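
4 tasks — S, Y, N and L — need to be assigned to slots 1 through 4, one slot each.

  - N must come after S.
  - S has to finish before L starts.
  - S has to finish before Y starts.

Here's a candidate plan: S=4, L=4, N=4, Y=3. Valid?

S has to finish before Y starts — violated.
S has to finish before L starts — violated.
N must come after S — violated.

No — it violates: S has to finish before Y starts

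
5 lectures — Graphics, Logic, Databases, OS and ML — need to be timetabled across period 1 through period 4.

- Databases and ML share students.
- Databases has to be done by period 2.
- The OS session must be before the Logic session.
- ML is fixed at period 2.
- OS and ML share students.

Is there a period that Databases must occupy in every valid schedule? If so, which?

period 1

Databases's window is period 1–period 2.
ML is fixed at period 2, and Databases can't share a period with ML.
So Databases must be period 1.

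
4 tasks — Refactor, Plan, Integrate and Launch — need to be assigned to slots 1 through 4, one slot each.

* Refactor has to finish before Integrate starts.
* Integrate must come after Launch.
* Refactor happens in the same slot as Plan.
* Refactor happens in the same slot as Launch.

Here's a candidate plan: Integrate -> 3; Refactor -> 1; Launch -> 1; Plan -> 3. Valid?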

----

**WORK INSTRUCTIONS**: Copy all of the entries above exactly as shown.

**TASK OUTPUT**:
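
4 tasks — S, Y, N and L — need to be assigned to slots 1 through 4, one slot each.

  - N must come after S.
  - S has to finish before L starts.
  - S has to finish before Y starts.

Here's a candidate plan: S=4, L=4, N=4, Y=3. Valid?

S has to finish before Y starts — violated.
S has to finish before L starts — violated.
N must come after S — violated.

No — it violates: S has to finish before Y starts

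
5 lectures — Graphics, Logic, Databases, OS and ML — need to be timetabled across period 1 through period 4.

- Databases and ML share students.
- Databases has to be done by period 2.
- The OS session must be before the Logic session.
- ML is fixed at period 2.
- OS and ML share students.

Is there a period that Databases must occupy in every valid schedule? If so, which?

period 1

Databases's window is period 1–period 2.
ML is fixed at period 2, and Databases can't share a period with ML.
So Databases must be period 1.

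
4 tasks — Refactor, Plan, Integrate and Launch — need to be assigned to slots 1 through 4, one slot each.

* Refactor has to finish before Integrate starts.
* Integrate must come after Launch.
* Refactor happens in the same slot as Plan.
* Refactor happens in the same slot as Launch.

Here's a candidate plan: Integrate -> 3; Refactor -> 1; Launch -> 1; Plan -> 3. Valid?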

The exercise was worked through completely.